(Beginning of AVAILABLE DATA)

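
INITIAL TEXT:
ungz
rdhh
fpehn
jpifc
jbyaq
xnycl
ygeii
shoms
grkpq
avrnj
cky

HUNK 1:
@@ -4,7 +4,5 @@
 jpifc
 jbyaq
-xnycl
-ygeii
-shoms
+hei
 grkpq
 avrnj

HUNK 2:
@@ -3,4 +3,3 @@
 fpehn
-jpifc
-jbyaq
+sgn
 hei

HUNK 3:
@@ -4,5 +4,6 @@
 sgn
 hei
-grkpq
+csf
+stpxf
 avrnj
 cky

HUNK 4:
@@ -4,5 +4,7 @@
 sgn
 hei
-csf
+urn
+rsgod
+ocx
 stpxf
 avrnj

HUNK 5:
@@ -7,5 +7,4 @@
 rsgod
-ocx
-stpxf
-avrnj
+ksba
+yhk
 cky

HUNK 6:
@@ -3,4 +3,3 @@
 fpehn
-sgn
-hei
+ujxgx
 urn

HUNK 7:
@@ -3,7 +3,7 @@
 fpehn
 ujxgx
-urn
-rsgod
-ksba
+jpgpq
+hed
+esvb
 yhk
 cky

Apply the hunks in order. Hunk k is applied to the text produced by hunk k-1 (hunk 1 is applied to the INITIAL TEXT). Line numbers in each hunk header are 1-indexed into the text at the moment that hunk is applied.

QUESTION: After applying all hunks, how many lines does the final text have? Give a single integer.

Hunk 1: at line 4 remove [xnycl,ygeii,shoms] add [hei] -> 9 lines: ungz rdhh fpehn jpifc jbyaq hei grkpq avrnj cky
Hunk 2: at line 3 remove [jpifc,jbyaq] add [sgn] -> 8 lines: ungz rdhh fpehn sgn hei grkpq avrnj cky
Hunk 3: at line 4 remove [grkpq] add [csf,stpxf] -> 9 lines: ungz rdhh fpehn sgn hei csf stpxf avrnj cky
Hunk 4: at line 4 remove [csf] add [urn,rsgod,ocx] -> 11 lines: ungz rdhh fpehn sgn hei urn rsgod ocx stpxf avrnj cky
Hunk 5: at line 7 remove [ocx,stpxf,avrnj] add [ksba,yhk] -> 10 lines: ungz rdhh fpehn sgn hei urn rsgod ksba yhk cky
Hunk 6: at line 3 remove [sgn,hei] add [ujxgx] -> 9 lines: ungz rdhh fpehn ujxgx urn rsgod ksba yhk cky
Hunk 7: at line 3 remove [urn,rsgod,ksba] add [jpgpq,hed,esvb] -> 9 lines: ungz rdhh fpehn ujxgx jpgpq hed esvb yhk cky
Final line count: 9

Answer: 9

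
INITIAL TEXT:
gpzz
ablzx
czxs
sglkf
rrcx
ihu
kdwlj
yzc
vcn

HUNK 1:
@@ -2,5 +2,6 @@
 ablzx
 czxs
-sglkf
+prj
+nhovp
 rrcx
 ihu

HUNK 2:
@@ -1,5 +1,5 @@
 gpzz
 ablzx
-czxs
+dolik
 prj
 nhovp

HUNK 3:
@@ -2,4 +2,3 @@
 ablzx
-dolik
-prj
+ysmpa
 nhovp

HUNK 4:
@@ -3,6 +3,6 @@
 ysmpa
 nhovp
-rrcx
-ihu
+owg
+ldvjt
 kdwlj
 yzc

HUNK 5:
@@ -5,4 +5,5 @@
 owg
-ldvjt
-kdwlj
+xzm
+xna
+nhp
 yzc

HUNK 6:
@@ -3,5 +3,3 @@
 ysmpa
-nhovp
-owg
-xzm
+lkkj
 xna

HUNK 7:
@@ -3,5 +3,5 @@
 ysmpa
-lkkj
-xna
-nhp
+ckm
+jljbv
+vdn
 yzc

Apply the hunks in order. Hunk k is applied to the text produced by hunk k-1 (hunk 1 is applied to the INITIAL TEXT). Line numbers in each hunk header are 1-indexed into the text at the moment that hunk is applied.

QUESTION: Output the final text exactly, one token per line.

Hunk 1: at line 2 remove [sglkf] add [prj,nhovp] -> 10 lines: gpzz ablzx czxs prj nhovp rrcx ihu kdwlj yzc vcn
Hunk 2: at line 1 remove [czxs] add [dolik] -> 10 lines: gpzz ablzx dolik prj nhovp rrcx ihu kdwlj yzc vcn
Hunk 3: at line 2 remove [dolik,prj] add [ysmpa] -> 9 lines: gpzz ablzx ysmpa nhovp rrcx ihu kdwlj yzc vcn
Hunk 4: at line 3 remove [rrcx,ihu] add [owg,ldvjt] -> 9 lines: gpzz ablzx ysmpa nhovp owg ldvjt kdwlj yzc vcn
Hunk 5: at line 5 remove [ldvjt,kdwlj] add [xzm,xna,nhp] -> 10 lines: gpzz ablzx ysmpa nhovp owg xzm xna nhp yzc vcn
Hunk 6: at line 3 remove [nhovp,owg,xzm] add [lkkj] -> 8 lines: gpzz ablzx ysmpa lkkj xna nhp yzc vcn
Hunk 7: at line 3 remove [lkkj,xna,nhp] add [ckm,jljbv,vdn] -> 8 lines: gpzz ablzx ysmpa ckm jljbv vdn yzc vcn

Answer: gpzz
ablzx
ysmpa
ckm
jljbv
vdn
yzc
vcn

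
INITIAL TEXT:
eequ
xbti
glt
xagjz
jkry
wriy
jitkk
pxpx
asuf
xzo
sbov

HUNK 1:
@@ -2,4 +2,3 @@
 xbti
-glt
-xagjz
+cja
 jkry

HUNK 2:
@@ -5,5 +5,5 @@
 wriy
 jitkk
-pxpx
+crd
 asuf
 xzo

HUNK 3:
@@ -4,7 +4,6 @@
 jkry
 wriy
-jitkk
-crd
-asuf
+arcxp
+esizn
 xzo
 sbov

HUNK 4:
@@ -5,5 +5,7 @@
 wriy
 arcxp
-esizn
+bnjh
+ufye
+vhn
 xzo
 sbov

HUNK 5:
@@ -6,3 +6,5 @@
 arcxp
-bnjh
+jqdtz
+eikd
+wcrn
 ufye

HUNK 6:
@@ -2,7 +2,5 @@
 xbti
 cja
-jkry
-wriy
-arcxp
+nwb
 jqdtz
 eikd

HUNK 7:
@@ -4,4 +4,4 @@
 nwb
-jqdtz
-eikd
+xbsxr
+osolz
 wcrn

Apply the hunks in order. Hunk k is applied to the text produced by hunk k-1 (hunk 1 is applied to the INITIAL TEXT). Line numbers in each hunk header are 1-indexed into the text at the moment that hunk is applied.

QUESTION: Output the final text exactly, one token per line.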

(End of AVAILABLE DATA)

• TASK STATEMENT
For this exercise, write all the records out again exactly.

• THE COMPLETED TASK
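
INITIAL TEXT:
ungz
rdhh
fpehn
jpifc
jbyaq
xnycl
ygeii
shoms
grkpq
avrnj
cky

HUNK 1:
@@ -4,7 +4,5 @@
 jpifc
 jbyaq
-xnycl
-ygeii
-shoms
+hei
 grkpq
 avrnj

HUNK 2:
@@ -3,4 +3,3 @@
 fpehn
-jpifc
-jbyaq
+sgn
 hei

HUNK 3:
@@ -4,5 +4,6 @@
 sgn
 hei
-grkpq
+csf
+stpxf
 avrnj
 cky

HUNK 4:
@@ -4,5 +4,7 @@
 sgn
 hei
-csf
+urn
+rsgod
+ocx
 stpxf
 avrnj

HUNK 5:
@@ -7,5 +7,4 @@
 rsgod
-ocx
-stpxf
-avrnj
+ksba
+yhk
 cky

HUNK 6:
@@ -3,4 +3,3 @@
 fpehn
-sgn
-hei
+ujxgx
 urn

HUNK 7:
@@ -3,7 +3,7 @@
 fpehn
 ujxgx
-urn
-rsgod
-ksba
+jpgpq
+hed
+esvb
 yhk
 cky

Apply the hunks in order. Hunk k is applied to the text produced by hunk k-1 (hunk 1 is applied to the INITIAL TEXT). Line numbers in each hunk header are 1-indexed into the text at the moment that hunk is applied.

QUESTION: After applying all hunks, how many lines does the final text have? Give a single integer.

Hunk 1: at line 4 remove [xnycl,ygeii,shoms] add [hei] -> 9 lines: ungz rdhh fpehn jpifc jbyaq hei grkpq avrnj cky
Hunk 2: at line 3 remove [jpifc,jbyaq] add [sgn] -> 8 lines: ungz rdhh fpehn sgn hei grkpq avrnj cky
Hunk 3: at line 4 remove [grkpq] add [csf,stpxf] -> 9 lines: ungz rdhh fpehn sgn hei csf stpxf avrnj cky
Hunk 4: at line 4 remove [csf] add [urn,rsgod,ocx] -> 11 lines: ungz rdhh fpehn sgn hei urn rsgod ocx stpxf avrnj cky
Hunk 5: at line 7 remove [ocx,stpxf,avrnj] add [ksba,yhk] -> 10 lines: ungz rdhh fpehn sgn hei urn rsgod ksba yhk cky
Hunk 6: at line 3 remove [sgn,hei] add [ujxgx] -> 9 lines: ungz rdhh fpehn ujxgx urn rsgod ksba yhk cky
Hunk 7: at line 3 remove [urn,rsgod,ksba] add [jpgpq,hed,esvb] -> 9 lines: ungz rdhh fpehn ujxgx jpgpq hed esvb yhk cky
Final line count: 9

Answer: 9

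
INITIAL TEXT:
gpzz
ablzx
czxs
sglkf
rrcx
ihu
kdwlj
yzc
vcn

HUNK 1:
@@ -2,5 +2,6 @@
 ablzx
 czxs
-sglkf
+prj
+nhovp
 rrcx
 ihu

HUNK 2:
@@ -1,5 +1,5 @@
 gpzz
 ablzx
-czxs
+dolik
 prj
 nhovp

HUNK 3:
@@ -2,4 +2,3 @@
 ablzx
-dolik
-prj
+ysmpa
 nhovp

HUNK 4:
@@ -3,6 +3,6 @@
 ysmpa
 nhovp
-rrcx
-ihu
+owg
+ldvjt
 kdwlj
 yzc

HUNK 5:
@@ -5,4 +5,5 @@
 owg
-ldvjt
-kdwlj
+xzm
+xna
+nhp
 yzc

HUNK 6:
@@ -3,5 +3,3 @@
 ysmpa
-nhovp
-owg
-xzm
+lkkj
 xna

HUNK 7:
@@ -3,5 +3,5 @@
 ysmpa
-lkkj
-xna
-nhp
+ckm
+jljbv
+vdn
 yzc

Apply the hunks in order. Hunk k is applied to the text produced by hunk k-1 (hunk 1 is applied to the INITIAL TEXT). Line numbers in each hunk header are 1-indexed into the text at the moment that hunk is applied.

QUESTION: Output the final text exactly, one token per line.

Hunk 1: at line 2 remove [sglkf] add [prj,nhovp] -> 10 lines: gpzz ablzx czxs prj nhovp rrcx ihu kdwlj yzc vcn
Hunk 2: at line 1 remove [czxs] add [dolik] -> 10 lines: gpzz ablzx dolik prj nhovp rrcx ihu kdwlj yzc vcn
Hunk 3: at line 2 remove [dolik,prj] add [ysmpa] -> 9 lines: gpzz ablzx ysmpa nhovp rrcx ihu kdwlj yzc vcn
Hunk 4: at line 3 remove [rrcx,ihu] add [owg,ldvjt] -> 9 lines: gpzz ablzx ysmpa nhovp owg ldvjt kdwlj yzc vcn
Hunk 5: at line 5 remove [ldvjt,kdwlj] add [xzm,xna,nhp] -> 10 lines: gpzz ablzx ysmpa nhovp owg xzm xna nhp yzc vcn
Hunk 6: at line 3 remove [nhovp,owg,xzm] add [lkkj] -> 8 lines: gpzz ablzx ysmpa lkkj xna nhp yzc vcn
Hunk 7: at line 3 remove [lkkj,xna,nhp] add [ckm,jljbv,vdn] -> 8 lines: gpzz ablzx ysmpa ckm jljbv vdn yzc vcn

Answer: gpzz
ablzx
ysmpa
ckm
jljbv
vdn
yzc
vcn

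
INITIAL TEXT:
eequ
xbti
glt
xagjz
jkry
wriy
jitkk
pxpx
asuf
xzo
sbov

HUNK 1:
@@ -2,4 +2,3 @@
 xbti
-glt
-xagjz
+cja
 jkry

HUNK 2:
@@ -5,5 +5,5 @@
 wriy
 jitkk
-pxpx
+crd
 asuf
 xzo

HUNK 3:
@@ -4,7 +4,6 @@
 jkry
 wriy
-jitkk
-crd
-asuf
+arcxp
+esizn
 xzo
 sbov

HUNK 4:
@@ -5,5 +5,7 @@
 wriy
 arcxp
-esizn
+bnjh
+ufye
+vhn
 xzo
 sbov

HUNK 5:
@@ -6,3 +6,5 @@
 arcxp
-bnjh
+jqdtz
+eikd
+wcrn
 ufye

HUNK 6:
@@ -2,7 +2,5 @@
 xbti
 cja
-jkry
-wriy
-arcxp
+nwb
 jqdtz
 eikd

HUNK 7:
@@ -4,4 +4,4 @@
 nwb
-jqdtz
-eikd
+xbsxr
+osolz
 wcrn

Apply the hunks in order. Hunk k is applied to the text produced by hunk k-1 (hunk 1 is applied to the INITIAL TEXT). Line numbers in each hunk header are 1-indexed into the text at the moment that hunk is applied.

QUESTION: Output the final text exactly, one token per line.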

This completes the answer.